EXERCISE DETAILS.
What is wanted is every record, duplicated word for word.

Stored data entries.
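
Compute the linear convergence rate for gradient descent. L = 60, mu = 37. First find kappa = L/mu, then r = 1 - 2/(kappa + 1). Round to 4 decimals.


Step 1: Compute the condition number.
kappa = L/mu = 60/37 = 1.6216
Step 2: Compute the convergence rate.
r = 1 - 2/(kappa + 1) = 1 - 2*mu/(L + mu) = (L - mu)/(L + mu) = 23/97 = 0.2371


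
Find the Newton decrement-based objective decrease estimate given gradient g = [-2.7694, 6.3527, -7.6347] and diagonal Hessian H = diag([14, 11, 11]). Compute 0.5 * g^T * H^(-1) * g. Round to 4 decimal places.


Step 1: H is diagonal, so H^(-1) * g = [-0.1978, 0.5775, -0.6941].
Step 2: g^T H^(-1) g = sum_i g_i^2 / H_ii
  = (-2.7694)^2/14 + (6.3527)^2/11 + (-7.6347)^2/11
  = 0.5478 + 3.6688 + 5.299 = 9.5156
Step 3: Objective decrease = 0.5 * g^T H^(-1) g = 4.7578


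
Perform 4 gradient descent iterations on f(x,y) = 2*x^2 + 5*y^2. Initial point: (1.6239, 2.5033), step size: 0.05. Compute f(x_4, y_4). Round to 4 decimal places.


Gradient descent on f(x,y) = 2*x^2 + 5*y^2.
Starting point: (1.6239, 2.5033), alpha = 0.05
Step 1: grad_x = 2*2*1.6239 = 6.4956, grad_y = 2*5*2.5033 = 25.033
  x_1 = 1.6239 - 0.05*6.4956 = 1.2991
  y_1 = 2.5033 - 0.05*25.033 = 1.2517
Step 2: grad_x = 2*2*1.2991 = 5.1965, grad_y = 2*5*1.2517 = 12.5165
  x_2 = 1.2991 - 0.05*5.1965 = 1.0393
  y_2 = 1.2517 - 0.05*12.5165 = 0.6258
Step 3: grad_x = 2*2*1.0393 = 4.1572, grad_y = 2*5*0.6258 = 6.2583
  x_3 = 1.0393 - 0.05*4.1572 = 0.8314
  y_3 = 0.6258 - 0.05*6.2583 = 0.3129
Step 4: grad_x = 2*2*0.8314 = 3.3257, grad_y = 2*5*0.3129 = 3.1291
  x_4 = 0.8314 - 0.05*3.3257 = 0.6651
  y_4 = 0.3129 - 0.05*3.1291 = 0.1565
f(0.6651, 0.1565) = 2*0.6651^2 + 5*0.1565^2 = 1.0072


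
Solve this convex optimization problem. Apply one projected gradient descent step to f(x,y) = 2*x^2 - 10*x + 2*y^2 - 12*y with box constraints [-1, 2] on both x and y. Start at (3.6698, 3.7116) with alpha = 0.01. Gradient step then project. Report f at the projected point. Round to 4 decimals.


Step 1: Compute gradient at (3.6698, 3.7116).
grad_x = 2*2*3.6698 - 10 = 4.6792
grad_y = 2*2*3.7116 - 12 = 2.8464
Step 2: Gradient step.
x_raw = 3.6698 - 0.01*4.6792 = 3.623
y_raw = 3.7116 - 0.01*2.8464 = 3.6831
Step 3: Project onto [-1, 2].
x_proj = clip(3.623) = 2.0
y_proj = clip(3.6831) = 2.0
Step 4: Evaluate f.
f(2.0, 2.0) = -28.0


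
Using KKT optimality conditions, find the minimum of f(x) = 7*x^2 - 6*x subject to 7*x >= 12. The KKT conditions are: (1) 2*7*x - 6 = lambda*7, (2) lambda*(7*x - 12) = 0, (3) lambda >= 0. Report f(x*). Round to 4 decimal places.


Step 1: Try lambda = 0 (constraint inactive).
x_unc = 6/(2*7) = 0.4286
Check: 7*0.4286 = 3.0002 < 12 -- violated!
Step 2: Constraint must be active: 7*x = 12
x* = 12/7 = 1.7143 (rounded; the exact value 12/7 is used below)
lambda = (2*7*(12/7) - 6)/7 = 2.5714
Step 3: Compute optimal value.
f(x*) = 7*(12/7)^2 - 6*(12/7) = 10.2857


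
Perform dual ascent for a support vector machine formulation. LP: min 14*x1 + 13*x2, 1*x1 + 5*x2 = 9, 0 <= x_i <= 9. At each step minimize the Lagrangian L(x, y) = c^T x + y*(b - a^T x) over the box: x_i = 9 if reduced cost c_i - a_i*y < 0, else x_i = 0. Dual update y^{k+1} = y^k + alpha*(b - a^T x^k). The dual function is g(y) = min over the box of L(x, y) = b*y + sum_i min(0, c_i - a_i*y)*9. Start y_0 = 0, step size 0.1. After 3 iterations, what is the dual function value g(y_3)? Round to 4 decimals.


Dual ascent for LP: min 14*x1 + 13*x2, 1*x1 + 5*x2 = 9, 0 <= x_i <= 9
Step 1: y^k = 0.0, reduced costs: (14.0, 13.0)
  x^k = (0.0, 0.0), subgradient = b - a^T x = 9.0
  y^{k+1} = 0.0 + 0.1*9.0 = 0.9
Step 2: y^k = 0.9, reduced costs: (13.1, 8.5)
  x^k = (0.0, 0.0), subgradient = b - a^T x = 9.0
  y^{k+1} = 0.9 + 0.1*9.0 = 1.8
Step 3: y^k = 1.8, reduced costs: (12.2, 4.0)
  x^k = (0.0, 0.0), subgradient = b - a^T x = 9.0
  y^{k+1} = 1.8 + 0.1*9.0 = 2.7
Dual objective at y_3 = 2.7: reduced costs (11.3, -0.5), box minimizer x = (0.0, 9.0)
g(y_3) = b*y + (c1 - a1*y)*x1 + (c2 - a2*y)*x2 = 9*2.7 + 11.3*0.0 + (-0.5)*9.0 = 24.3 + 0.0 - 4.5 = 19.8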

RESULT OF THIS TASK.
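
Compute the linear convergence rate for gradient descent. L = 60, mu = 37. First find kappa = L/mu, then r = 1 - 2/(kappa + 1). Round to 4 decimals.


Step 1: Compute the condition number.
kappa = L/mu = 60/37 = 1.6216
Step 2: Compute the convergence rate.
r = 1 - 2/(kappa + 1) = 1 - 2*mu/(L + mu) = (L - mu)/(L + mu) = 23/97 = 0.2371


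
Find the Newton decrement-based objective decrease estimate given gradient g = [-2.7694, 6.3527, -7.6347] and diagonal Hessian H = diag([14, 11, 11]). Compute 0.5 * g^T * H^(-1) * g. Round to 4 decimal places.


Step 1: H is diagonal, so H^(-1) * g = [-0.1978, 0.5775, -0.6941].
Step 2: g^T H^(-1) g = sum_i g_i^2 / H_ii
  = (-2.7694)^2/14 + (6.3527)^2/11 + (-7.6347)^2/11
  = 0.5478 + 3.6688 + 5.299 = 9.5156
Step 3: Objective decrease = 0.5 * g^T H^(-1) g = 4.7578


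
Perform 4 gradient descent iterations on f(x,y) = 2*x^2 + 5*y^2. Initial point: (1.6239, 2.5033), step size: 0.05. Compute f(x_4, y_4). Round to 4 decimal places.


Gradient descent on f(x,y) = 2*x^2 + 5*y^2.
Starting point: (1.6239, 2.5033), alpha = 0.05
Step 1: grad_x = 2*2*1.6239 = 6.4956, grad_y = 2*5*2.5033 = 25.033
  x_1 = 1.6239 - 0.05*6.4956 = 1.2991
  y_1 = 2.5033 - 0.05*25.033 = 1.2517
Step 2: grad_x = 2*2*1.2991 = 5.1965, grad_y = 2*5*1.2517 = 12.5165
  x_2 = 1.2991 - 0.05*5.1965 = 1.0393
  y_2 = 1.2517 - 0.05*12.5165 = 0.6258
Step 3: grad_x = 2*2*1.0393 = 4.1572, grad_y = 2*5*0.6258 = 6.2583
  x_3 = 1.0393 - 0.05*4.1572 = 0.8314
  y_3 = 0.6258 - 0.05*6.2583 = 0.3129
Step 4: grad_x = 2*2*0.8314 = 3.3257, grad_y = 2*5*0.3129 = 3.1291
  x_4 = 0.8314 - 0.05*3.3257 = 0.6651
  y_4 = 0.3129 - 0.05*3.1291 = 0.1565
f(0.6651, 0.1565) = 2*0.6651^2 + 5*0.1565^2 = 1.0072


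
Solve this convex optimization problem. Apply one projected gradient descent step to f(x,y) = 2*x^2 - 10*x + 2*y^2 - 12*y with box constraints [-1, 2] on both x and y. Start at (3.6698, 3.7116) with alpha = 0.01. Gradient step then project. Report f at the projected point. Round to 4 decimals.


Step 1: Compute gradient at (3.6698, 3.7116).
grad_x = 2*2*3.6698 - 10 = 4.6792
grad_y = 2*2*3.7116 - 12 = 2.8464
Step 2: Gradient step.
x_raw = 3.6698 - 0.01*4.6792 = 3.623
y_raw = 3.7116 - 0.01*2.8464 = 3.6831
Step 3: Project onto [-1, 2].
x_proj = clip(3.623) = 2.0
y_proj = clip(3.6831) = 2.0
Step 4: Evaluate f.
f(2.0, 2.0) = -28.0


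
Using KKT optimality conditions, find the minimum of f(x) = 7*x^2 - 6*x subject to 7*x >= 12. The KKT conditions are: (1) 2*7*x - 6 = lambda*7, (2) lambda*(7*x - 12) = 0, (3) lambda >= 0. Report f(x*). Round to 4 decimal places.


Step 1: Try lambda = 0 (constraint inactive).
x_unc = 6/(2*7) = 0.4286
Check: 7*0.4286 = 3.0002 < 12 -- violated!
Step 2: Constraint must be active: 7*x = 12
x* = 12/7 = 1.7143 (rounded; the exact value 12/7 is used below)
lambda = (2*7*(12/7) - 6)/7 = 2.5714
Step 3: Compute optimal value.
f(x*) = 7*(12/7)^2 - 6*(12/7) = 10.2857


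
Perform dual ascent for a support vector machine formulation. LP: min 14*x1 + 13*x2, 1*x1 + 5*x2 = 9, 0 <= x_i <= 9. At each step minimize the Lagrangian L(x, y) = c^T x + y*(b - a^T x) over the box: x_i = 9 if reduced cost c_i - a_i*y < 0, else x_i = 0. Dual update y^{k+1} = y^k + alpha*(b - a^T x^k). The dual function is g(y) = min over the box of L(x, y) = b*y + sum_i min(0, c_i - a_i*y)*9. Start y_0 = 0, step size 0.1. After 3 iterations, what is the dual function value g(y_3)? Round to 4 decimals.


Dual ascent for LP: min 14*x1 + 13*x2, 1*x1 + 5*x2 = 9, 0 <= x_i <= 9
Step 1: y^k = 0.0, reduced costs: (14.0, 13.0)
  x^k = (0.0, 0.0), subgradient = b - a^T x = 9.0
  y^{k+1} = 0.0 + 0.1*9.0 = 0.9
Step 2: y^k = 0.9, reduced costs: (13.1, 8.5)
  x^k = (0.0, 0.0), subgradient = b - a^T x = 9.0
  y^{k+1} = 0.9 + 0.1*9.0 = 1.8
Step 3: y^k = 1.8, reduced costs: (12.2, 4.0)
  x^k = (0.0, 0.0), subgradient = b - a^T x = 9.0
  y^{k+1} = 1.8 + 0.1*9.0 = 2.7
Dual objective at y_3 = 2.7: reduced costs (11.3, -0.5), box minimizer x = (0.0, 9.0)
g(y_3) = b*y + (c1 - a1*y)*x1 + (c2 - a2*y)*x2 = 9*2.7 + 11.3*0.0 + (-0.5)*9.0 = 24.3 + 0.0 - 4.5 = 19.8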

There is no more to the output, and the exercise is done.